BEGIN EXERCISE DATA
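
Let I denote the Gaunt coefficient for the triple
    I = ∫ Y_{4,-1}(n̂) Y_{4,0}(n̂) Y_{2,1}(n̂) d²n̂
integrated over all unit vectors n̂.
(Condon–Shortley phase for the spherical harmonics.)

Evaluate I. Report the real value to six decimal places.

m-sum 0 ✓  L=10 even ✓  0≤2≤8 ✓
Π(2lᵢ+1) = 9×9×5 = 405
triangle coeff Δ(4,4,2) = 1/13860
Σ_t [2,4]: t=2:+1/192 t=3:−1/36 t=4:+1/192 = -5/288
(3j)²=20/693 [(4 4 2; 0 0 0)], sign=-1
Σ_t [3,4]: t=3:−1/72 t=4:+1/96 = -1/288
(3j)²=1/462 [(4 4 2; -1 0 1)], sign=+1
⇒ 4πI² = 150/5929
I = (-1)√(150/5929/(4π)) = -0.04486937

-0.044869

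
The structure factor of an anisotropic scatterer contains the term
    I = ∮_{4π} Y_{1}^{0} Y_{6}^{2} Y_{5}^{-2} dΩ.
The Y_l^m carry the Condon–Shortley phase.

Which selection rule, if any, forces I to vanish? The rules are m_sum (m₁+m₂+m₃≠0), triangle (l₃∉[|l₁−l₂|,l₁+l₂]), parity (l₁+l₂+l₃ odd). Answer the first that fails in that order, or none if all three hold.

none

Σmᵢ = 0  ✓
l₃∈[|l₁−l₂|,l₁+l₂]=[5,7], have l₃=5  ✓
Σlᵢ = 12 ⇒ even  ✓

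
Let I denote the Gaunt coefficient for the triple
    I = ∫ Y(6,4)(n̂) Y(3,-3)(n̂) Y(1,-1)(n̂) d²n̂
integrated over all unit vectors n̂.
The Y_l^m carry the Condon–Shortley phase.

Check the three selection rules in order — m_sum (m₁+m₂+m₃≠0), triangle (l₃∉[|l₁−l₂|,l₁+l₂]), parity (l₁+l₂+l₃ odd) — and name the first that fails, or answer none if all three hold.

triangle

m₁+m₂+m₃ = 4 − 3 − 1 = 0  ✓
triangle: |6−3|=3 ≤ l₃=1 ≤ 6+3=9  ✗
parity: l₁+l₂+l₃ = 10 is even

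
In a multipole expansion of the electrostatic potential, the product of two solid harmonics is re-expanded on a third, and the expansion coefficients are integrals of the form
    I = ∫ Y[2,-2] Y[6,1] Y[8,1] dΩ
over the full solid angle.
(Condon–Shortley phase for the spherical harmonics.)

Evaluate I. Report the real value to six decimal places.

-0.095258

m-sum 0 ✓  L=16 even ✓  4≤8≤8 ✓
Π(2lᵢ+1) = 5×13×17 = 1105
triangle coeff Δ(2,6,8) = 1/30940
Σ_t [0,0]: t=0:+1/2073600 = 1/2073600
(3j)²=28/1105 [(2 6 8; 0 0 0)], sign=+1
Σ_t [0,0]: t=0:+1/14515200 = 1/14515200
(3j)²=9/2210 [(2 6 8; -2 1 1)], sign=-1
⇒ 4πI² = 126/1105
I = (-1)√(126/1105/(4π)) = -0.09525750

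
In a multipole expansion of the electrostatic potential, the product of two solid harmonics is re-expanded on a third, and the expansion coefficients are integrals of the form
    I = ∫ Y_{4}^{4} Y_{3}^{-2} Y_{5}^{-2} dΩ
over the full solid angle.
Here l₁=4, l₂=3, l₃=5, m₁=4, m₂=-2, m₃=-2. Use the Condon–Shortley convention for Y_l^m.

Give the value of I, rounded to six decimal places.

Rules hold: Σm=0, L=12 even, 1≤5≤7.
N = 9·7·11 = 693
Δ = 2!·6!·4!/13! = 1/180180
Racah Σ t=0..2: t=0:+1/576 t=1:−1/144 t=2:+1/576 = -1/288
⇒ 3j(4 3 5; 0 0 0)² = 20/1001, sgn +1
Racah Σ t=0..0: t=0:+1/8640 = 1/8640
⇒ 3j(4 3 5; 4 -2 -2)² = 14/1287, sgn -1
4πI² = N·(3j₀)²·(3jₘ)² = 280/1859
I = -1·√(0.150619/4π) = -0.10947990

-0.109480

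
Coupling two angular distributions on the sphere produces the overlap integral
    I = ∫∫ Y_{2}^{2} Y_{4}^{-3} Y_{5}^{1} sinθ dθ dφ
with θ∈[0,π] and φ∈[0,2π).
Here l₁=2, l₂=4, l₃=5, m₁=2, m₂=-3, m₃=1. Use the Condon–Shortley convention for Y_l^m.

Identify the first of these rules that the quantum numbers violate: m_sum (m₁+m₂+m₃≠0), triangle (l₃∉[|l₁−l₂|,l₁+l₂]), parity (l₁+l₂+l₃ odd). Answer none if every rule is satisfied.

parity

Σmᵢ = 0  ✓
l₃∈[|l₁−l₂|,l₁+l₂]=[2,6], have l₃=5  ✓
Σlᵢ = 11 ⇒ odd  ✗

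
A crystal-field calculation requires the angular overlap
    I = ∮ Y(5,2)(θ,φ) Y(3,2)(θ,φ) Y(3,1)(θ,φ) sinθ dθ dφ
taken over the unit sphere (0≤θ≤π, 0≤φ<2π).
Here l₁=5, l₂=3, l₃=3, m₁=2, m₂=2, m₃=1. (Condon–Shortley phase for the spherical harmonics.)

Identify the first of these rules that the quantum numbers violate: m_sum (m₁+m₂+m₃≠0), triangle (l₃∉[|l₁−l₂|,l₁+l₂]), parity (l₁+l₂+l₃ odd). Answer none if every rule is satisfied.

m_sum

m₁+m₂+m₃ = 2 + 2 + 1 = 5  ✗
triangle: |5−3|=2 ≤ l₃=3 ≤ 5+3=8
parity: l₁+l₂+l₃ = 11 is odd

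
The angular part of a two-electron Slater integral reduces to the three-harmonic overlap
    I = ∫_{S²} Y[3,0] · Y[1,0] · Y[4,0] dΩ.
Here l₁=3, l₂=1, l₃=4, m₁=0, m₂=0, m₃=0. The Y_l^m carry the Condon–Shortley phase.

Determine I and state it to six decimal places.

0.246233

Checks pass: Σm=0; 8 even; l₃=4∈[2,4].
(2·3+1)(2·1+1)(2·4+1) = 189
Δ: 0! 6! 2! / 9! → 1/252
sum: t=0:+1/36 = 1/36
3j²(3 1 4; 0 0 0) = Δ·Π!·Σ² = 4/63  (sign +1)
(m-triple is (0,0,0) — same symbol as above.)
combine: 4πI² = 189·4/63·4/63 = 16/21
take √, sign +1: I = 0.24623252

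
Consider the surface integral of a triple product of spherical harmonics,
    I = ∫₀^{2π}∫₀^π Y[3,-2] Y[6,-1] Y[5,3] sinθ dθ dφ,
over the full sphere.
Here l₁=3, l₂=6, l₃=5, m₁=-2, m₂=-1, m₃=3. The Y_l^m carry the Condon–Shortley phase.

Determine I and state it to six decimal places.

0.166435

Checks pass: Σm=0; 14 even; l₃=5∈[3,9].
(2·3+1)(2·6+1)(2·5+1) = 1001
Δ: 4! 2! 8! / 15! → 1/675675
sum: t=1:−1/8640 t=2:+1/2304 t=3:−1/8640 = 7/34560
3j²(3 6 5; 0 0 0) = Δ·Π!·Σ² = 7/429  (sign -1)
sum: t=3:−1/17280 t=4:+1/120960 = -1/20160
3j²(3 6 5; -2 -1 3) = Δ·Π!·Σ² = 64/3003  (sign -1)
combine: 4πI² = 1001·7/429·64/3003 = 448/1287
take √, sign +1: I = 0.16643505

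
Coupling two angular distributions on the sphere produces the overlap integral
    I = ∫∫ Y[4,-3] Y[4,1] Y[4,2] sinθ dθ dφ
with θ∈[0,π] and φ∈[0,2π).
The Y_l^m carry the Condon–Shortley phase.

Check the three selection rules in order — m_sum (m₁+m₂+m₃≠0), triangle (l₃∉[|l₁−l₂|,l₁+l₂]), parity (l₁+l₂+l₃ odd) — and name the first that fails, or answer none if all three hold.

m₁+m₂+m₃ = -3 + 1 + 2 = 0  ✓
triangle: |4−4|=0 ≤ l₃=4 ≤ 4+4=8  ✓
parity: l₁+l₂+l₃ = 12 is even  ✓

none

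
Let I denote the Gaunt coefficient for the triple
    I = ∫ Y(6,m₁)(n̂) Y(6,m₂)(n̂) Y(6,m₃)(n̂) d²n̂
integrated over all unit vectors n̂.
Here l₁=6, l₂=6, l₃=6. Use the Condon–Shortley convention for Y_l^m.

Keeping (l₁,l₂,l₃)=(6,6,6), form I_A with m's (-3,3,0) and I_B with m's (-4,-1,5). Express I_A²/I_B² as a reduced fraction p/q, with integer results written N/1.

1849/2079

Shared (l₁,l₂,l₃)=(6,6,6): N and (l;000)² cancel in I_A²/I_B².
A: Δ = 6!·6!·6!/19! = 1/325909584; Racah Σ t=3..6: t=3:−1/18662400 t=4:+1/691200 t=5:−1/276480 t=6:+1/933120 = -43/37324800; ⇒ 3j(6 6 6; -3 3 0)² = 1849/184756, sgn -1
B: Δ = 6!·6!·6!/19! = 1/325909584; Racah Σ t=4..5: t=4:+1/4147200 t=5:−1/10368000 = 1/6912000; ⇒ 3j(6 6 6; -4 -1 5)² = 189/16796, sgn -1
I_A²/I_B² = (1849/184756)/(189/16796) = 1849/2079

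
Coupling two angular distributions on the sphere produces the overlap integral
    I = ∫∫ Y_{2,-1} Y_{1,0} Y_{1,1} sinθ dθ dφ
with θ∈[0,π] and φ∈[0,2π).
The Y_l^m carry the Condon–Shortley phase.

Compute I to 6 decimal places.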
END EXERCISE DATA
Retype the portion of the data above that starts on the line with "Here l₁=3, l₂=6, l₃=5, m₁=-2, m₂=-1, m₃=3." and finishes on the line with "Here l₁=6, l₂=6, l₃=6.", including both of those lines.

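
Here l₁=3, l₂=6, l₃=5, m₁=-2, m₂=-1, m₃=3. The Y_l^m carry the Condon–Shortley phase.

Determine I and state it to six decimal places.

0.166435

Checks pass: Σm=0; 14 even; l₃=5∈[3,9].
(2·3+1)(2·6+1)(2·5+1) = 1001
Δ: 4! 2! 8! / 15! → 1/675675
sum: t=1:−1/8640 t=2:+1/2304 t=3:−1/8640 = 7/34560
3j²(3 6 5; 0 0 0) = Δ·Π!·Σ² = 7/429  (sign -1)
sum: t=3:−1/17280 t=4:+1/120960 = -1/20160
3j²(3 6 5; -2 -1 3) = Δ·Π!·Σ² = 64/3003  (sign -1)
combine: 4πI² = 1001·7/429·64/3003 = 448/1287
take √, sign +1: I = 0.16643505

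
Coupling two angular distributions on the sphere produces the overlap integral
    I = ∫∫ Y[4,-3] Y[4,1] Y[4,2] sinθ dθ dφ
with θ∈[0,π] and φ∈[0,2π).
The Y_l^m carry the Condon–Shortley phase.

Check the three selection rules in order — m_sum (m₁+m₂+m₃≠0), triangle (l₃∉[|l₁−l₂|,l₁+l₂]), parity (l₁+l₂+l₃ odd) — and name the first that fails, or answer none if all three hold.

m₁+m₂+m₃ = -3 + 1 + 2 = 0  ✓
triangle: |4−4|=0 ≤ l₃=4 ≤ 4+4=8  ✓
parity: l₁+l₂+l₃ = 12 is even  ✓

none

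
Let I denote the Gaunt coefficient for the triple
    I = ∫ Y(6,m₁)(n̂) Y(6,m₂)(n̂) Y(6,m₃)(n̂) d²n̂
integrated over all unit vectors n̂.
Here l₁=6, l₂=6, l₃=6. Use the Condon–Shortley convention for Y_l^m.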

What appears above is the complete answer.